The records: Begin

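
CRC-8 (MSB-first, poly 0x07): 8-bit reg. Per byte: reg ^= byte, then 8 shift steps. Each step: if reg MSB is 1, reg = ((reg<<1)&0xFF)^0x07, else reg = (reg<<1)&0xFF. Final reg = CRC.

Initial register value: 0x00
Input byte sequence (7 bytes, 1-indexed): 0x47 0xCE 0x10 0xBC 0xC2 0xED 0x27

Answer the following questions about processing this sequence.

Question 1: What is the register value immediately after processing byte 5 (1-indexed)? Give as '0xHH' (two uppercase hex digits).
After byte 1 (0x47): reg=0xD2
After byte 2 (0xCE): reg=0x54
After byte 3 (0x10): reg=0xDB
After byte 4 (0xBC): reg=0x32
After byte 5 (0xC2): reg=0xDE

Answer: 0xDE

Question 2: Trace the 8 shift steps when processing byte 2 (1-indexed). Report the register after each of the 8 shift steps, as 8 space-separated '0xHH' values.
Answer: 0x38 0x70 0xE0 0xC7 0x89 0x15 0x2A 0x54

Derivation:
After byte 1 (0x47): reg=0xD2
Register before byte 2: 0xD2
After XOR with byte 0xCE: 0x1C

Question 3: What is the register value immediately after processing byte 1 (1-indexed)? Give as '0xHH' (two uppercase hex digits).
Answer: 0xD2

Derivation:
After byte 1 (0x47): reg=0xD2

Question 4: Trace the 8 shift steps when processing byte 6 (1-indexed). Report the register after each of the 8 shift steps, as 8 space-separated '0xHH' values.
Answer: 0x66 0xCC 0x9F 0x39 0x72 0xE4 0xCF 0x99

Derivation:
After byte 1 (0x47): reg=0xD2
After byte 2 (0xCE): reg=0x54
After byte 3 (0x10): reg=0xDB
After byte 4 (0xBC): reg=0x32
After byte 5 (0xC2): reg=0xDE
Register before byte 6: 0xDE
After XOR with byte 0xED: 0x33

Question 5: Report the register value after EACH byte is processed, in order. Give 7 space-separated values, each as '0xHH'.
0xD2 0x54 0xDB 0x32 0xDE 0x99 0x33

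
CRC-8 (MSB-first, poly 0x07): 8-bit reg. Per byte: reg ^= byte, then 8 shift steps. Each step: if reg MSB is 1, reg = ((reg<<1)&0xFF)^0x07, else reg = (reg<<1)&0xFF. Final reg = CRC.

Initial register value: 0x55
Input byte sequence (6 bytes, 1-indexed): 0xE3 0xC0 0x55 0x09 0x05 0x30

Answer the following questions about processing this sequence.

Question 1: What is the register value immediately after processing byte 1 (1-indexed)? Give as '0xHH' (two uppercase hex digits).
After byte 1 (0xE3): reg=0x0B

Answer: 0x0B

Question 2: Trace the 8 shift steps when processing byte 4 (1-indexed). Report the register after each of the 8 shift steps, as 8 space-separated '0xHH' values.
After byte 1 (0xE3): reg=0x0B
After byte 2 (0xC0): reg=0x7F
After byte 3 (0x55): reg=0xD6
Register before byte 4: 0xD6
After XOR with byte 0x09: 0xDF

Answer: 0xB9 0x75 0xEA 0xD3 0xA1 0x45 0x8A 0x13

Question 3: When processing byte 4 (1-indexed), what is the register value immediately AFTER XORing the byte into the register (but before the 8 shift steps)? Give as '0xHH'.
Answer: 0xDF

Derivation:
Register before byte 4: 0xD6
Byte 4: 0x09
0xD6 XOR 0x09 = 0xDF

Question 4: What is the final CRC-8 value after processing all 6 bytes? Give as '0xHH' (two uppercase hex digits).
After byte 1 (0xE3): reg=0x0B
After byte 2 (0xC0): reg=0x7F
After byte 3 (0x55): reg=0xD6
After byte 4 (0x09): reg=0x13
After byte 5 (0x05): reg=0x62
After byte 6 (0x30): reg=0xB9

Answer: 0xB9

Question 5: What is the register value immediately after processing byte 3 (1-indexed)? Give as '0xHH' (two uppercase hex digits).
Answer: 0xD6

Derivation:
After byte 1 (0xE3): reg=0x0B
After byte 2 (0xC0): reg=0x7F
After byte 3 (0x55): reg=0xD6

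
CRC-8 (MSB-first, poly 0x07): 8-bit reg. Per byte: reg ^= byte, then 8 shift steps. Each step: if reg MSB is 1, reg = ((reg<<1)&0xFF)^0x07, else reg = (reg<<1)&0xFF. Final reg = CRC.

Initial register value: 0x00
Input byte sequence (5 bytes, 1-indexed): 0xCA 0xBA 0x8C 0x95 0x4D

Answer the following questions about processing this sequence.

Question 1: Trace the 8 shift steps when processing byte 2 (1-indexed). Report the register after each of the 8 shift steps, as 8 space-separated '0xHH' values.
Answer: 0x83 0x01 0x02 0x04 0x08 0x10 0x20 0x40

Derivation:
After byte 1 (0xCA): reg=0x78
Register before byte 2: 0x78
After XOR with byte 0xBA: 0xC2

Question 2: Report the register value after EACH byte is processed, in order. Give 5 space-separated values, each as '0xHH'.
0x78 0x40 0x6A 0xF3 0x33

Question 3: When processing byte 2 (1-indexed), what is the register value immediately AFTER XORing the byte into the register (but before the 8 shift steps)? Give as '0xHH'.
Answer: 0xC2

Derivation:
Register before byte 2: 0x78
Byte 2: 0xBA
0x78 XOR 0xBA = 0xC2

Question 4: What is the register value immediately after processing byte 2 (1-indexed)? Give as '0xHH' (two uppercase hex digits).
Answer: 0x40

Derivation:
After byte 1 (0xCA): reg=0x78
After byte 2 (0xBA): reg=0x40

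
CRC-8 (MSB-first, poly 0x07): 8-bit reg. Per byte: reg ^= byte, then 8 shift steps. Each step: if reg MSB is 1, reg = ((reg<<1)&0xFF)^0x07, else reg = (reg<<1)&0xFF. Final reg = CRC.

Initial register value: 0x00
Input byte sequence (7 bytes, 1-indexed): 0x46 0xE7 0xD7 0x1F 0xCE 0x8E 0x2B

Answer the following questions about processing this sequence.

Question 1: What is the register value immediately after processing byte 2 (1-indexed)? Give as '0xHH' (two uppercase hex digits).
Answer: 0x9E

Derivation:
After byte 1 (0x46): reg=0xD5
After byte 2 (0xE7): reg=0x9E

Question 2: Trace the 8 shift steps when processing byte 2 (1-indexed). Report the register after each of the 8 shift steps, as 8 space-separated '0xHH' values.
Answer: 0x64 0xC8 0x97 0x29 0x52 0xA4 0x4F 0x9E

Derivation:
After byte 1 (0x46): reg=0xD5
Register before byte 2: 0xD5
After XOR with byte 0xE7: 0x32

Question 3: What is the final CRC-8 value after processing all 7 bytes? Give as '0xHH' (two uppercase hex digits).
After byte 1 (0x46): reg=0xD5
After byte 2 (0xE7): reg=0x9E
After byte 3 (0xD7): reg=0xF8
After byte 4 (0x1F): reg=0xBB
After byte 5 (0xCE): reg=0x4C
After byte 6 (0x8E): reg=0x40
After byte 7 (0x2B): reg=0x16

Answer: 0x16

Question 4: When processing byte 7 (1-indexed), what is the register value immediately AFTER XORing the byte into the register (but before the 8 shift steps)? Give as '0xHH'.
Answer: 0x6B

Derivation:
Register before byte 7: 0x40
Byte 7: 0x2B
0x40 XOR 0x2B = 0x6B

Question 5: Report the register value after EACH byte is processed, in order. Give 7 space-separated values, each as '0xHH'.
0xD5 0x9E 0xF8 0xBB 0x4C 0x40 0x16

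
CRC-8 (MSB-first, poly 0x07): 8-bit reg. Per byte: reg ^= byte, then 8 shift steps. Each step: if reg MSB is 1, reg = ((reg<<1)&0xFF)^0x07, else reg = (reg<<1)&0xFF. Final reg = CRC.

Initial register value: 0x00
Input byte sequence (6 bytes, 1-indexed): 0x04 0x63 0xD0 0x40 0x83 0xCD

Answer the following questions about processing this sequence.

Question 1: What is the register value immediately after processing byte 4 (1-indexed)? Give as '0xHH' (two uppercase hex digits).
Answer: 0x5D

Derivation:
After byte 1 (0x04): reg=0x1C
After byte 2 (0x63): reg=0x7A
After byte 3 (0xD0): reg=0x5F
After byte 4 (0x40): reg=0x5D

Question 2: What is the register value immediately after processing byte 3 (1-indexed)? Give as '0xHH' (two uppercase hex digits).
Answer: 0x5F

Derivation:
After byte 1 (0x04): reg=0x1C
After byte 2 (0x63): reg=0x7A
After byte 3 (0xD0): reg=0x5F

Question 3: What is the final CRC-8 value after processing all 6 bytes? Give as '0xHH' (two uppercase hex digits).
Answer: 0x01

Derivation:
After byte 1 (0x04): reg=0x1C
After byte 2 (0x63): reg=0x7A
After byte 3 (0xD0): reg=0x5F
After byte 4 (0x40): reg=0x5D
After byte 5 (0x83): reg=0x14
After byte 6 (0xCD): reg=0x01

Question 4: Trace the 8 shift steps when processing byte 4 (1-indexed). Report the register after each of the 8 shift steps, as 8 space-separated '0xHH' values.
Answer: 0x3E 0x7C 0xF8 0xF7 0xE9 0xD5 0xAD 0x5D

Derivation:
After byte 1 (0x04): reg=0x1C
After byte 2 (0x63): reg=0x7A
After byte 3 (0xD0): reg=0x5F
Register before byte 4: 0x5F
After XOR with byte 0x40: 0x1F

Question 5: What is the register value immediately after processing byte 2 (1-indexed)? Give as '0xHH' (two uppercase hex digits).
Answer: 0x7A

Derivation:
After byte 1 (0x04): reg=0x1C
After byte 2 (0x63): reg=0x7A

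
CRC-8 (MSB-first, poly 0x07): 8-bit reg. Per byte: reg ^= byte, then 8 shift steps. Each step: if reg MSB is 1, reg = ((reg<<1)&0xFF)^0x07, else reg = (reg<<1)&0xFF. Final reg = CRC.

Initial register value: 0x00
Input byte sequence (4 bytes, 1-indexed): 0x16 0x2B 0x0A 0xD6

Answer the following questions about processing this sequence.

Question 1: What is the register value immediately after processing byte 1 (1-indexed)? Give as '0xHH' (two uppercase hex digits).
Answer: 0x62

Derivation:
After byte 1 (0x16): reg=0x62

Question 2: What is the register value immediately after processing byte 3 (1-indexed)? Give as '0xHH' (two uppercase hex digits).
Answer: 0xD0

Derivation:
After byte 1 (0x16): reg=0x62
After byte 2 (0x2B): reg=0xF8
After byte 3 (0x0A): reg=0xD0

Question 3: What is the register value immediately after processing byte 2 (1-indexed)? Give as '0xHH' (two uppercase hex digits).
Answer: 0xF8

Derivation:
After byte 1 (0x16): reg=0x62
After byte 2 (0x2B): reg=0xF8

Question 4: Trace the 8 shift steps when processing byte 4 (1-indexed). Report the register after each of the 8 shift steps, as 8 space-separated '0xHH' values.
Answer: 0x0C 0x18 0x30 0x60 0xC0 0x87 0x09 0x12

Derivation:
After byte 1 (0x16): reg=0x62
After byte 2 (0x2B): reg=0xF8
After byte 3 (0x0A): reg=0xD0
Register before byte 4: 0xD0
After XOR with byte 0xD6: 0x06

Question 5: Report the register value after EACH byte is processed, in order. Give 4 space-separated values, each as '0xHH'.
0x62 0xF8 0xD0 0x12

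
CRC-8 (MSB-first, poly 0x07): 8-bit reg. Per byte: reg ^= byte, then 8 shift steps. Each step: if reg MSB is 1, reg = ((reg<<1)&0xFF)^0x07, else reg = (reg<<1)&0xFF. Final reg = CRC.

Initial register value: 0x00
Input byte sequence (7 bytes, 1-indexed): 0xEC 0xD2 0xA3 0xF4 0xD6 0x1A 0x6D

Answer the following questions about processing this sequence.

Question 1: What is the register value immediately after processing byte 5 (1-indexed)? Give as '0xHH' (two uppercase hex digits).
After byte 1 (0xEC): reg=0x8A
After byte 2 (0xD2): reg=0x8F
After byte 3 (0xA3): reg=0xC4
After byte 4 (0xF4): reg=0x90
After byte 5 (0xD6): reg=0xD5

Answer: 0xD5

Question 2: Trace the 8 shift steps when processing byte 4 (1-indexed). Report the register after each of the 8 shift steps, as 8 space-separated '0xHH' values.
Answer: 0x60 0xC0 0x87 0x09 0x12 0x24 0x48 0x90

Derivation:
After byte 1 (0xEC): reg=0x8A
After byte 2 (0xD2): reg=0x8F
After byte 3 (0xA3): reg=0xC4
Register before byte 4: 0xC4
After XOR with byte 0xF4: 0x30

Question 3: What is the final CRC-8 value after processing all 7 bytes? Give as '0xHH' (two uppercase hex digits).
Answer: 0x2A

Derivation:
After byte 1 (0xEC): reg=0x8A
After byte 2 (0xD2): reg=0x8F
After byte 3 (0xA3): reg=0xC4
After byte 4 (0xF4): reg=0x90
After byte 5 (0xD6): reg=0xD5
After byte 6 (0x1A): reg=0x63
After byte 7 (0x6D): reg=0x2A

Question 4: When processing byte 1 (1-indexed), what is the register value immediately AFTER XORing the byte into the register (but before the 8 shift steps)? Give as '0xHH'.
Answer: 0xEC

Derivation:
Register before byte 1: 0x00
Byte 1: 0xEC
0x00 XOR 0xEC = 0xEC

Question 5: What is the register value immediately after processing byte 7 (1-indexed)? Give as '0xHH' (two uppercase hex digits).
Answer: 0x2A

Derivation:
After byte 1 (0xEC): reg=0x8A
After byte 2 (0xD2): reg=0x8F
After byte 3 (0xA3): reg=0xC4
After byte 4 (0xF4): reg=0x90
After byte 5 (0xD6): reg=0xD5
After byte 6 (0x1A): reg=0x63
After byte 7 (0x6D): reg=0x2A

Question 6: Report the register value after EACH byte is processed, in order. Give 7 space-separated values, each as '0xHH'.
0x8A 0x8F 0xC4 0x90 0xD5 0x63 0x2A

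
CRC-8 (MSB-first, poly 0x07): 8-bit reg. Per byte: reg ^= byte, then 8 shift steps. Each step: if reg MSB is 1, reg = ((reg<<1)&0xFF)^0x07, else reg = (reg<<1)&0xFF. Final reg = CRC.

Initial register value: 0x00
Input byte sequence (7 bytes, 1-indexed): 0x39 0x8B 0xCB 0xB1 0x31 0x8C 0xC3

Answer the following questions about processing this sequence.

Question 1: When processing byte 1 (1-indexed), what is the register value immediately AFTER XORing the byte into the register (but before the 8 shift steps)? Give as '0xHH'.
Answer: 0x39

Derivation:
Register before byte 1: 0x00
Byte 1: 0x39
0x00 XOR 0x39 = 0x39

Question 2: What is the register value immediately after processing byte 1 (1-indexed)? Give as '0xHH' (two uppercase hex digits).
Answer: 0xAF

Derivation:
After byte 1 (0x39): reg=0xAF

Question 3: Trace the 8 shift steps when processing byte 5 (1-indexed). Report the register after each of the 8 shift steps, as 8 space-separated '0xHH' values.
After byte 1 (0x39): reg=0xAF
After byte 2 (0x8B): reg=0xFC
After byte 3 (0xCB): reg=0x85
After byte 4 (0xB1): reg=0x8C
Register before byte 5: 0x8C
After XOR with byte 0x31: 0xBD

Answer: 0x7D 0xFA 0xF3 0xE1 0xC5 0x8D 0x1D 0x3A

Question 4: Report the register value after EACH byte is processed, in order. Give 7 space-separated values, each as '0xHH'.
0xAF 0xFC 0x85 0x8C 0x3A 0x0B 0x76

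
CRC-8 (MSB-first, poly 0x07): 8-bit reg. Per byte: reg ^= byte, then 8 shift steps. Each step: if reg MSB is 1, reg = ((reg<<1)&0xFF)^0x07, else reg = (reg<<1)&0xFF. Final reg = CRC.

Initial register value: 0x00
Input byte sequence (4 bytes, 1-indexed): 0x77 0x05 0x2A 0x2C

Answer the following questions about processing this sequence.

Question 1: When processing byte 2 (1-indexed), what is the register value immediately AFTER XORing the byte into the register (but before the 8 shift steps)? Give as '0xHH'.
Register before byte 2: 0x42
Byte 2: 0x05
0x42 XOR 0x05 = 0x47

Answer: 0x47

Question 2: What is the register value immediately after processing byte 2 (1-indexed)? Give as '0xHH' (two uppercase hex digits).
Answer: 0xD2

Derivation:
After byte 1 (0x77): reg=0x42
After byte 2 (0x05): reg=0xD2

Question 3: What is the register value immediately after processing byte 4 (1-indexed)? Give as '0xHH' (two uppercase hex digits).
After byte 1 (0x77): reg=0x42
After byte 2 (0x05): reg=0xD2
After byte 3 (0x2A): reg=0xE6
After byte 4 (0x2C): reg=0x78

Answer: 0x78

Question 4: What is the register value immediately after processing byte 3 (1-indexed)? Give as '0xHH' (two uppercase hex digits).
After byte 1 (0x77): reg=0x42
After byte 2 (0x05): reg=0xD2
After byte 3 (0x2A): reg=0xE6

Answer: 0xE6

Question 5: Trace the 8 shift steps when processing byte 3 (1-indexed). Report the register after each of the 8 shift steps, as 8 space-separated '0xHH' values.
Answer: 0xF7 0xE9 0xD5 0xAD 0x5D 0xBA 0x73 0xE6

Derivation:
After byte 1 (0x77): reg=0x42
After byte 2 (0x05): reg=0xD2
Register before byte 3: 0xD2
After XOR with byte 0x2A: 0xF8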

The records: End

> _Task goal_
Reproduce every line of the records containing the string "Input".

> _Response to the task_
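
Input byte sequence (7 bytes, 1-indexed): 0x47 0xCE 0x10 0xBC 0xC2 0xED 0x27
Input byte sequence (6 bytes, 1-indexed): 0xE3 0xC0 0x55 0x09 0x05 0x30
Input byte sequence (5 bytes, 1-indexed): 0xCA 0xBA 0x8C 0x95 0x4D
Input byte sequence (7 bytes, 1-indexed): 0x46 0xE7 0xD7 0x1F 0xCE 0x8E 0x2B
Input byte sequence (6 bytes, 1-indexed): 0x04 0x63 0xD0 0x40 0x83 0xCD
Input byte sequence (4 bytes, 1-indexed): 0x16 0x2B 0x0A 0xD6
Input byte sequence (7 bytes, 1-indexed): 0xEC 0xD2 0xA3 0xF4 0xD6 0x1A 0x6D
Input byte sequence (7 bytes, 1-indexed): 0x39 0x8B 0xCB 0xB1 0x31 0x8C 0xC3
Input byte sequence (4 bytes, 1-indexed): 0x77 0x05 0x2A 0x2C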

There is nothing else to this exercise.